### WHAT THE TASK ASKS
Search the data below for the line containing "Which of the", then please set down that line and all remaining ones exactly as written.

### PROVIDED ENTRIES
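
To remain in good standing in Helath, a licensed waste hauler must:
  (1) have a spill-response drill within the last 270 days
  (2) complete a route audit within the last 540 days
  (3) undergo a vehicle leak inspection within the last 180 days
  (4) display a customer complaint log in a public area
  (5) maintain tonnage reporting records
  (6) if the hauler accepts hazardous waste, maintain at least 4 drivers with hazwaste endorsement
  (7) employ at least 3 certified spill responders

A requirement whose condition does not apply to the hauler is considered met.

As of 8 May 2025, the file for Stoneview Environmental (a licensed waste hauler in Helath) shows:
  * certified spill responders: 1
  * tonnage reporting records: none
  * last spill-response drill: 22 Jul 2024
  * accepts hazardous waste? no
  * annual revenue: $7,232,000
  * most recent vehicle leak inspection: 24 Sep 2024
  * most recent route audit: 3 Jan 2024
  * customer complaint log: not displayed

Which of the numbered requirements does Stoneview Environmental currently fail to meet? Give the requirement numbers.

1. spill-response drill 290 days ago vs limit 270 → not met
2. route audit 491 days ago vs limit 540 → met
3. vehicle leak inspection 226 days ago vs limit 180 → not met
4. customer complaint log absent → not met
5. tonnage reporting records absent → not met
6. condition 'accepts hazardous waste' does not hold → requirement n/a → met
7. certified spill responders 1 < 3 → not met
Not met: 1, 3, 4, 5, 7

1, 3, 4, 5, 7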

### ANSWER TO THE EXERCISE
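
Which of the numbered requirements does Stoneview Environmental currently fail to meet? Give the requirement numbers.

1. spill-response drill 290 days ago vs limit 270 → not met
2. route audit 491 days ago vs limit 540 → met
3. vehicle leak inspection 226 days ago vs limit 180 → not met
4. customer complaint log absent → not met
5. tonnage reporting records absent → not met
6. condition 'accepts hazardous waste' does not hold → requirement n/a → met
7. certified spill responders 1 < 3 → not met
Not met: 1, 3, 4, 5, 7

1, 3, 4, 5, 7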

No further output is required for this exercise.